__WHAT IS NEEDED__
Return the entries in full, exactly as written.

---------- SOURCE DATA

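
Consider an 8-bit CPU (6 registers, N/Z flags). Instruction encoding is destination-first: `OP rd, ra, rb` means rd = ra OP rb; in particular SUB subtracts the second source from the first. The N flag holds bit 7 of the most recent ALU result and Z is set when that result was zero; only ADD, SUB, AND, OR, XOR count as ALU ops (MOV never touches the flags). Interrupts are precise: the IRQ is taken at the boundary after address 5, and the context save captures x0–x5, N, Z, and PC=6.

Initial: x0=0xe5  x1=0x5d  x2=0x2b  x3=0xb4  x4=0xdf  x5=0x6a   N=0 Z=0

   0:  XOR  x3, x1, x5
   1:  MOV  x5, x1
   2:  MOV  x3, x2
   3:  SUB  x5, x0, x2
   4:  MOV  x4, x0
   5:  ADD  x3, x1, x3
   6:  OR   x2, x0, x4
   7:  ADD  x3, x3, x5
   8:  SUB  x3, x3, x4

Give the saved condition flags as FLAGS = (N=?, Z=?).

after  0: x0=0xe5 x1=0x5d x2=0x2b x3=0x37 x4=0xdf x5=0x6a  N=0 Z=0
after  1: x0=0xe5 x1=0x5d x2=0x2b x3=0x37 x4=0xdf x5=0x5d  N=0 Z=0
after  2: x0=0xe5 x1=0x5d x2=0x2b x3=0x2b x4=0xdf x5=0x5d  N=0 Z=0
after  3: x0=0xe5 x1=0x5d x2=0x2b x3=0x2b x4=0xdf x5=0xba  N=1 Z=0
after  4: x0=0xe5 x1=0x5d x2=0x2b x3=0x2b x4=0xe5 x5=0xba  N=1 Z=0
after  5: x0=0xe5 x1=0x5d x2=0x2b x3=0x88 x4=0xe5 x5=0xba  N=1 Z=0
-- IRQ taken; context saved, return-PC = 6 --

FLAGS = (N=1, Z=0)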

--------------------

__EXERCISE SOLUTION__
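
Consider an 8-bit CPU (6 registers, N/Z flags). Instruction encoding is destination-first: `OP rd, ra, rb` means rd = ra OP rb; in particular SUB subtracts the second source from the first. The N flag holds bit 7 of the most recent ALU result and Z is set when that result was zero; only ADD, SUB, AND, OR, XOR count as ALU ops (MOV never touches the flags). Interrupts are precise: the IRQ is taken at the boundary after address 5, and the context save captures x0–x5, N, Z, and PC=6.

Initial: x0=0xe5  x1=0x5d  x2=0x2b  x3=0xb4  x4=0xdf  x5=0x6a   N=0 Z=0

   0:  XOR  x3, x1, x5
   1:  MOV  x5, x1
   2:  MOV  x3, x2
   3:  SUB  x5, x0, x2
   4:  MOV  x4, x0
   5:  ADD  x3, x1, x3
   6:  OR   x2, x0, x4
   7:  ADD  x3, x3, x5
   8:  SUB  x3, x3, x4

Give the saved condition flags as FLAGS = (N=?, Z=?).

after  0: x0=0xe5 x1=0x5d x2=0x2b x3=0x37 x4=0xdf x5=0x6a  N=0 Z=0
after  1: x0=0xe5 x1=0x5d x2=0x2b x3=0x37 x4=0xdf x5=0x5d  N=0 Z=0
after  2: x0=0xe5 x1=0x5d x2=0x2b x3=0x2b x4=0xdf x5=0x5d  N=0 Z=0
after  3: x0=0xe5 x1=0x5d x2=0x2b x3=0x2b x4=0xdf x5=0xba  N=1 Z=0
after  4: x0=0xe5 x1=0x5d x2=0x2b x3=0x2b x4=0xe5 x5=0xba  N=1 Z=0
after  5: x0=0xe5 x1=0x5d x2=0x2b x3=0x88 x4=0xe5 x5=0xba  N=1 Z=0
-- IRQ taken; context saved, return-PC = 6 --

FLAGS = (N=1, Z=0)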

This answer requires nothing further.